Word for word, restate the records that appear below.

[Saved entries]
+++

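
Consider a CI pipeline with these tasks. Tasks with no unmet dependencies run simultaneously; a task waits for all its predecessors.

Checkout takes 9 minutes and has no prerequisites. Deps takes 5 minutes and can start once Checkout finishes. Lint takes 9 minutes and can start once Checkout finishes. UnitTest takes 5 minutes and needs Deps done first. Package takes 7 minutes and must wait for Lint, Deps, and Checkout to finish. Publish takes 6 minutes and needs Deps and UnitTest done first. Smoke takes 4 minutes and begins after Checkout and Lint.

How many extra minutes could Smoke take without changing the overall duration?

Critical path: Checkout→Deps→UnitTest→Publish = 9+5+5+6 = 25, so the finish is 25 minutes.
The longest chain containing Smoke totals 22 minutes.
Slack of Smoke = 21 − 18 = 3 minutes.

3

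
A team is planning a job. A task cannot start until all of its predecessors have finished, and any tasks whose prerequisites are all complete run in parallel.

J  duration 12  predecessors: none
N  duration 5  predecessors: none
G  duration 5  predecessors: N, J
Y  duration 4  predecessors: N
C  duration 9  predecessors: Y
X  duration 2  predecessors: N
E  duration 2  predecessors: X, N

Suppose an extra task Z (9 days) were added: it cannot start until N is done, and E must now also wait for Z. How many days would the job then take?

18

Originally the job takes 18 days.
With Z inserted, E now waits for max(X, N, Z).
New critical path: N→Y→C = 5+4+9 = 18 ⇒ 18 days.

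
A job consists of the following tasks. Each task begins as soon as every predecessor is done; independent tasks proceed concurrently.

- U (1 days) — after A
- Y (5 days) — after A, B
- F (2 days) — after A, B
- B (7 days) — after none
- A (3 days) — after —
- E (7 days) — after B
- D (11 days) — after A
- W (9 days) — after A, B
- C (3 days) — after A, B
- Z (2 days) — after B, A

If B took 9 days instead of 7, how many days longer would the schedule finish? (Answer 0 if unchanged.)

Actual critical path: B→W = 7+9 = 16 ⇒ 16 days.
Since B is critical, the +2 change carries straight to that chain (now 18 days).
That remains the longest chain; total 18 days.
Change in finish: 18 − 16 = +2 days.

2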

+++

■ **TASK RESULT**
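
Consider a CI pipeline with these tasks. Tasks with no unmet dependencies run simultaneously; a task waits for all its predecessors.

Checkout takes 9 minutes and has no prerequisites. Deps takes 5 minutes and can start once Checkout finishes. Lint takes 9 minutes and can start once Checkout finishes. UnitTest takes 5 minutes and needs Deps done first. Package takes 7 minutes and must wait for Lint, Deps, and Checkout to finish. Publish takes 6 minutes and needs Deps and UnitTest done first. Smoke takes 4 minutes and begins after Checkout and Lint.

How many extra minutes could Smoke take without changing the overall duration?

Critical path: Checkout→Deps→UnitTest→Publish = 9+5+5+6 = 25, so the finish is 25 minutes.
The longest chain containing Smoke totals 22 minutes.
Slack of Smoke = 21 − 18 = 3 minutes.

3

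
A team is planning a job. A task cannot start until all of its predecessors have finished, and any tasks whose prerequisites are all complete run in parallel.

J  duration 12  predecessors: none
N  duration 5  predecessors: none
G  duration 5  predecessors: N, J
Y  duration 4  predecessors: N
C  duration 9  predecessors: Y
X  duration 2  predecessors: N
E  duration 2  predecessors: X, N

Suppose an extra task Z (9 days) were added: it cannot start until N is done, and E must now also wait for Z. How many days would the job then take?

18

Originally the job takes 18 days.
With Z inserted, E now waits for max(X, N, Z).
New critical path: N→Y→C = 5+4+9 = 18 ⇒ 18 days.

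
A job consists of the following tasks. Each task begins as soon as every predecessor is done; independent tasks proceed concurrently.

- U (1 days) — after A
- Y (5 days) — after A, B
- F (2 days) — after A, B
- B (7 days) — after none
- A (3 days) — after —
- E (7 days) — after B
- D (11 days) — after A
- W (9 days) — after A, B
- C (3 days) — after A, B
- Z (2 days) — after B, A

If B took 9 days instead of 7, how many days longer would the schedule finish? (Answer 0 if unchanged.)

Actual critical path: B→W = 7+9 = 16 ⇒ 16 days.
Since B is critical, the +2 change carries straight to that chain (now 18 days).
That remains the longest chain; total 18 days.
Change in finish: 18 − 16 = +2 days.

2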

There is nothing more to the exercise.